Start of Entries shown

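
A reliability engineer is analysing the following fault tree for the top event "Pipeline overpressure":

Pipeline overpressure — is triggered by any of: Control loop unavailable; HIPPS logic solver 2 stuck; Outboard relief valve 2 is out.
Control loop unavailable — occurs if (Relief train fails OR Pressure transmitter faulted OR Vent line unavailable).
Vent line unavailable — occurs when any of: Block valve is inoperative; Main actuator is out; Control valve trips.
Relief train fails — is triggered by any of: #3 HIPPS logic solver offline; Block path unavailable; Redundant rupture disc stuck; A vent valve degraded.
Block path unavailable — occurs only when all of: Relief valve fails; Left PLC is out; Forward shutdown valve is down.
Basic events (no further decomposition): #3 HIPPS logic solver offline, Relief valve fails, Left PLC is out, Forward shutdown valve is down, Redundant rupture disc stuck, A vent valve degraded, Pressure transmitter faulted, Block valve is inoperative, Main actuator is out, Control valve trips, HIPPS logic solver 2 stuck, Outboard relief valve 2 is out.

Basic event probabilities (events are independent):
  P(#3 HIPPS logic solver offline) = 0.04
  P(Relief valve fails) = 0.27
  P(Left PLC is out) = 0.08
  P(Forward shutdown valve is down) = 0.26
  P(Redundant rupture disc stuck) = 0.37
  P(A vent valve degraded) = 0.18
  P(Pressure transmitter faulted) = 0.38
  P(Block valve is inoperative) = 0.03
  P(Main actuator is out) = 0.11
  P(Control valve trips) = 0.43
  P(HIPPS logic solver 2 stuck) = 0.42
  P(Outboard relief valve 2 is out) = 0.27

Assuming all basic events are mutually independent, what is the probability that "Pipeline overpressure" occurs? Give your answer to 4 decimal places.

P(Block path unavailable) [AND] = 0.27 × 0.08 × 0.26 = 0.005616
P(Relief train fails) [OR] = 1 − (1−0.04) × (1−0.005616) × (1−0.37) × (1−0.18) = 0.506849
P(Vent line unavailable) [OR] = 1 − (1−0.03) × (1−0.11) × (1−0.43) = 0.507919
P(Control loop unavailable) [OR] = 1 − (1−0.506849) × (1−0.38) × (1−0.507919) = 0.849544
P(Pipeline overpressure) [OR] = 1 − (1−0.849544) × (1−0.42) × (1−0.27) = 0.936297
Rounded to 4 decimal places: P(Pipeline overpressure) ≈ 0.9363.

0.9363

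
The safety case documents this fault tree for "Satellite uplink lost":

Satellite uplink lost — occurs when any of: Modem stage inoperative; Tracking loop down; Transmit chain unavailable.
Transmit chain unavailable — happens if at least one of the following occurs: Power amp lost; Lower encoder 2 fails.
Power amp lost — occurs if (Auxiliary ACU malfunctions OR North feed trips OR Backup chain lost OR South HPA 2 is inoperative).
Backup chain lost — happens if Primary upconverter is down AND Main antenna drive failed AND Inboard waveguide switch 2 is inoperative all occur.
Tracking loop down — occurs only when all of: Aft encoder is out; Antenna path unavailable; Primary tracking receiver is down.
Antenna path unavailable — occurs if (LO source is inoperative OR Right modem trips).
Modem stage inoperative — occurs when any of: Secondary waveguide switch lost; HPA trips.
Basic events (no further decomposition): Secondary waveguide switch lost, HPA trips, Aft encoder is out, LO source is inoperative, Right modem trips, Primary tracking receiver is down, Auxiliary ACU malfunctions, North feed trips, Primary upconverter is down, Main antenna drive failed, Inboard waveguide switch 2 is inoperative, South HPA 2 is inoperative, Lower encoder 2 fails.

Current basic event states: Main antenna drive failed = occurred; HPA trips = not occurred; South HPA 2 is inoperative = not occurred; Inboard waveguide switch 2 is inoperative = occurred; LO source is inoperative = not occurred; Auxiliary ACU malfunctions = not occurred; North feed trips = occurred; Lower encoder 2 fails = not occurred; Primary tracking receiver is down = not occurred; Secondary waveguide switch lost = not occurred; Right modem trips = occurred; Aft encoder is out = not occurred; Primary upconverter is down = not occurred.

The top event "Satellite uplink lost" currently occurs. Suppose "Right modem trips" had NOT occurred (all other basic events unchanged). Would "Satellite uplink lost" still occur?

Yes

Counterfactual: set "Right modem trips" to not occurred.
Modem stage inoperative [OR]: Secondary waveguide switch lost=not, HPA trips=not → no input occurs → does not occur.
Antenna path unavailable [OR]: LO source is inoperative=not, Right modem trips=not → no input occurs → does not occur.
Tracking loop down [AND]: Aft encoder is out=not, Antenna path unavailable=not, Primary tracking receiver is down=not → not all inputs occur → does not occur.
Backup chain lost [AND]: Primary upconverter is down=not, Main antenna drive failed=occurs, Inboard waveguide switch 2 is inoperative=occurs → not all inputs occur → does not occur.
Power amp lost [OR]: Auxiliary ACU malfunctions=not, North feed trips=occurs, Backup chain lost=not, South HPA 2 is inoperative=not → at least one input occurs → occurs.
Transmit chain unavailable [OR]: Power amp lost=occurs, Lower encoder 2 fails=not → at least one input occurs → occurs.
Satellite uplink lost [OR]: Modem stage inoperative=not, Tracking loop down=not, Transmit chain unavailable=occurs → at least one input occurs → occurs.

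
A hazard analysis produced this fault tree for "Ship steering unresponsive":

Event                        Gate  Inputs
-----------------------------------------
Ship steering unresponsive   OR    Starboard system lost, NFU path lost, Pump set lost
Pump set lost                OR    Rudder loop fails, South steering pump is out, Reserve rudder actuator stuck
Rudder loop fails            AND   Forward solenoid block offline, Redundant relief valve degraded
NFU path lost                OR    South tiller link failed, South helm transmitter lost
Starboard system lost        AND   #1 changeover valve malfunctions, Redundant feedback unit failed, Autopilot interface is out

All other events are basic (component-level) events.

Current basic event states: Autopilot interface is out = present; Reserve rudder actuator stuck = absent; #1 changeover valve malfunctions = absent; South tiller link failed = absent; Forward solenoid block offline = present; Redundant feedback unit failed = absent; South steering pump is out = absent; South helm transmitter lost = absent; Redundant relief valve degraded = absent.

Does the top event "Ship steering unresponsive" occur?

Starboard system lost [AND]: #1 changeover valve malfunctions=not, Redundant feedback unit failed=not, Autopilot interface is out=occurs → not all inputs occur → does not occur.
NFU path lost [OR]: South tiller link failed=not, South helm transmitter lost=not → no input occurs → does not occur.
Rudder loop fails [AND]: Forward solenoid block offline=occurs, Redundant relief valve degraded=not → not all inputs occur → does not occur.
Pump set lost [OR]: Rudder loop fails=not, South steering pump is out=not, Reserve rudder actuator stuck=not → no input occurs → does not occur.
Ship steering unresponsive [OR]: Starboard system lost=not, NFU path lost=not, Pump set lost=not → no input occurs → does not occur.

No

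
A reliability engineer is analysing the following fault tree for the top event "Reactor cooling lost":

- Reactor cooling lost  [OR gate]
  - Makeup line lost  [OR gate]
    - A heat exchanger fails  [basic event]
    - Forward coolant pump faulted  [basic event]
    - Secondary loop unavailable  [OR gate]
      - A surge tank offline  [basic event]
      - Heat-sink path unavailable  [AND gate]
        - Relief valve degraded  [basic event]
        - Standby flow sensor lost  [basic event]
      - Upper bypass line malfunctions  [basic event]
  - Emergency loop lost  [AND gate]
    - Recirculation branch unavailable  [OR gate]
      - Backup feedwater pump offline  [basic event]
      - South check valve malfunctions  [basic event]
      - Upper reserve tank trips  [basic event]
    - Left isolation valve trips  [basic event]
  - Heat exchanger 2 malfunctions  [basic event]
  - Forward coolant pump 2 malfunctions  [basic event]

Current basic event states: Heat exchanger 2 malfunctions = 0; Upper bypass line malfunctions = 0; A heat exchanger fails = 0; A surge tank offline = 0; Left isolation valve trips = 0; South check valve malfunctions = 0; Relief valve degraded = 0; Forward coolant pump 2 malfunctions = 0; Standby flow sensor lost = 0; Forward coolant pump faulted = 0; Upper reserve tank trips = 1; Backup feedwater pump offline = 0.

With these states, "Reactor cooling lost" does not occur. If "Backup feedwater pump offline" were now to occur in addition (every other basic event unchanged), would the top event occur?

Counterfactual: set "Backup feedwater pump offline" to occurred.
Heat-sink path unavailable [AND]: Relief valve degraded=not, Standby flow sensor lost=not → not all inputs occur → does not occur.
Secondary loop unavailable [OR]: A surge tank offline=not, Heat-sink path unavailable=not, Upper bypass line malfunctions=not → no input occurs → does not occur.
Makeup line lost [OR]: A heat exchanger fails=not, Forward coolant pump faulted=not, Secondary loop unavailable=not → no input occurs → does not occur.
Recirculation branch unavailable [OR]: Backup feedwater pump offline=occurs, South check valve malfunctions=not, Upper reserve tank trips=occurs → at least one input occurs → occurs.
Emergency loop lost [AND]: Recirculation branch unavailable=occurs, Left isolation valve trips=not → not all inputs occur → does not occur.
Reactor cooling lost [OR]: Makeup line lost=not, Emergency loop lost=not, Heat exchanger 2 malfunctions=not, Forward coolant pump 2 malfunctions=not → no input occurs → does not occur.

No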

End of Entries shown

**Aim of the exercise**
Include the first line, the line containing "Basic event probabilities", and every line between them, copied exactly from the material above; output no other line.

**Answer space**
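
A reliability engineer is analysing the following fault tree for the top event "Pipeline overpressure":

Pipeline overpressure — is triggered by any of: Control loop unavailable; HIPPS logic solver 2 stuck; Outboard relief valve 2 is out.
Control loop unavailable — occurs if (Relief train fails OR Pressure transmitter faulted OR Vent line unavailable).
Vent line unavailable — occurs when any of: Block valve is inoperative; Main actuator is out; Control valve trips.
Relief train fails — is triggered by any of: #3 HIPPS logic solver offline; Block path unavailable; Redundant rupture disc stuck; A vent valve degraded.
Block path unavailable — occurs only when all of: Relief valve fails; Left PLC is out; Forward shutdown valve is down.
Basic events (no further decomposition): #3 HIPPS logic solver offline, Relief valve fails, Left PLC is out, Forward shutdown valve is down, Redundant rupture disc stuck, A vent valve degraded, Pressure transmitter faulted, Block valve is inoperative, Main actuator is out, Control valve trips, HIPPS logic solver 2 stuck, Outboard relief valve 2 is out.

Basic event probabilities (events are independent):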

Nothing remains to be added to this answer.